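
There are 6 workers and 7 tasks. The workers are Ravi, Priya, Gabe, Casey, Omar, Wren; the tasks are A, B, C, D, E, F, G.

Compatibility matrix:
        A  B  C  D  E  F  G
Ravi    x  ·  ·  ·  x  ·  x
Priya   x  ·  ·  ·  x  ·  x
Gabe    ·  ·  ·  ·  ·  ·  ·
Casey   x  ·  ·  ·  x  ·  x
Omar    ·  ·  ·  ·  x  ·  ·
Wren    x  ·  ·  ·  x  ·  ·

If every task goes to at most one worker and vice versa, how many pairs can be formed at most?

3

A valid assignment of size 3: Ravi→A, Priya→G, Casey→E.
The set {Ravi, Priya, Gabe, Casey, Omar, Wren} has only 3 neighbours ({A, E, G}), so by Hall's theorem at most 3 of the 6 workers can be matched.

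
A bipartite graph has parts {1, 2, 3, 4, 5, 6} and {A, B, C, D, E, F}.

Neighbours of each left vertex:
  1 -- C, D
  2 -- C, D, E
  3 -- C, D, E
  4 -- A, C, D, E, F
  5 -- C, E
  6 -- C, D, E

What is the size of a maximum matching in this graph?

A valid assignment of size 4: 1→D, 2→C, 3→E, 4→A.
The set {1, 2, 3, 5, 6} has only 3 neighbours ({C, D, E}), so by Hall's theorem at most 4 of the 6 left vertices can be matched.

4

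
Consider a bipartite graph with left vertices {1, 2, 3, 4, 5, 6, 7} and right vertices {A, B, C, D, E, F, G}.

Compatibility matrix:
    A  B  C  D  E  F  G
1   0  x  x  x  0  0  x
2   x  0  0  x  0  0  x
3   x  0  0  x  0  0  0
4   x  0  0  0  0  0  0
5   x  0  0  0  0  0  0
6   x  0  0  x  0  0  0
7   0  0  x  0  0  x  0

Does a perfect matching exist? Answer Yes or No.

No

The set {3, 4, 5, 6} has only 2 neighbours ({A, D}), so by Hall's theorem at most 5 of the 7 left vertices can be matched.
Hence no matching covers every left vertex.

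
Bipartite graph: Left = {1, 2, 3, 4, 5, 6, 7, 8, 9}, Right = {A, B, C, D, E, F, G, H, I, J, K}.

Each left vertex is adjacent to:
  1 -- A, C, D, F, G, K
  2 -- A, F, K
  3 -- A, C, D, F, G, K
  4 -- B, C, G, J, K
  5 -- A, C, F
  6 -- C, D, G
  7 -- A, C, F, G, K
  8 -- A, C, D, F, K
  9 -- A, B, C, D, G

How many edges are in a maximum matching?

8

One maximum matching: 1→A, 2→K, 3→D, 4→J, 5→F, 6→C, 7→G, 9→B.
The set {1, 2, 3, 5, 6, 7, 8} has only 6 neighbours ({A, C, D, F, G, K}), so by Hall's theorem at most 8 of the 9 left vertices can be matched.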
-------
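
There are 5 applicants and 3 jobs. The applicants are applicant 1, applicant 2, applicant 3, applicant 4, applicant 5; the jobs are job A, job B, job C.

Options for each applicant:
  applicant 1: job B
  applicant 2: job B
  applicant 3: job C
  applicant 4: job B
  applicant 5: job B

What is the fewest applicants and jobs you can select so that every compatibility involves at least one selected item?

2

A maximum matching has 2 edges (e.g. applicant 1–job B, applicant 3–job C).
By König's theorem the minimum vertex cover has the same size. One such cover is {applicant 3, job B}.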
-------
The task
Above this task is a listing. Restate, word for word and with nothing added, the lines from the one with "There are 6" through the one with "9 -- A, B, C, D, G".

Exercise solution
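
There are 6 workers and 7 tasks. The workers are Ravi, Priya, Gabe, Casey, Omar, Wren; the tasks are A, B, C, D, E, F, G.

Compatibility matrix:
        A  B  C  D  E  F  G
Ravi    x  ·  ·  ·  x  ·  x
Priya   x  ·  ·  ·  x  ·  x
Gabe    ·  ·  ·  ·  ·  ·  ·
Casey   x  ·  ·  ·  x  ·  x
Omar    ·  ·  ·  ·  x  ·  ·
Wren    x  ·  ·  ·  x  ·  ·

If every task goes to at most one worker and vice versa, how many pairs can be formed at most?

3

A valid assignment of size 3: Ravi→A, Priya→G, Casey→E.
The set {Ravi, Priya, Gabe, Casey, Omar, Wren} has only 3 neighbours ({A, E, G}), so by Hall's theorem at most 3 of the 6 workers can be matched.

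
A bipartite graph has parts {1, 2, 3, 4, 5, 6} and {A, B, C, D, E, F}.

Neighbours of each left vertex:
  1 -- C, D
  2 -- C, D, E
  3 -- C, D, E
  4 -- A, C, D, E, F
  5 -- C, E
  6 -- C, D, E

What is the size of a maximum matching in this graph?

A valid assignment of size 4: 1→D, 2→C, 3→E, 4→A.
The set {1, 2, 3, 5, 6} has only 3 neighbours ({C, D, E}), so by Hall's theorem at most 4 of the 6 left vertices can be matched.

4

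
Consider a bipartite graph with left vertices {1, 2, 3, 4, 5, 6, 7} and right vertices {A, B, C, D, E, F, G}.

Compatibility matrix:
    A  B  C  D  E  F  G
1   0  x  x  x  0  0  x
2   x  0  0  x  0  0  x
3   x  0  0  x  0  0  0
4   x  0  0  0  0  0  0
5   x  0  0  0  0  0  0
6   x  0  0  x  0  0  0
7   0  0  x  0  0  x  0

Does a perfect matching exist? Answer Yes or No.

No

The set {3, 4, 5, 6} has only 2 neighbours ({A, D}), so by Hall's theorem at most 5 of the 7 left vertices can be matched.
Hence no matching covers every left vertex.

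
Bipartite graph: Left = {1, 2, 3, 4, 5, 6, 7, 8, 9}, Right = {A, B, C, D, E, F, G, H, I, J, K}.

Each left vertex is adjacent to:
  1 -- A, C, D, F, G, K
  2 -- A, F, K
  3 -- A, C, D, F, G, K
  4 -- B, C, G, J, K
  5 -- A, C, F
  6 -- C, D, G
  7 -- A, C, F, G, K
  8 -- A, C, D, F, K
  9 -- A, B, C, D, G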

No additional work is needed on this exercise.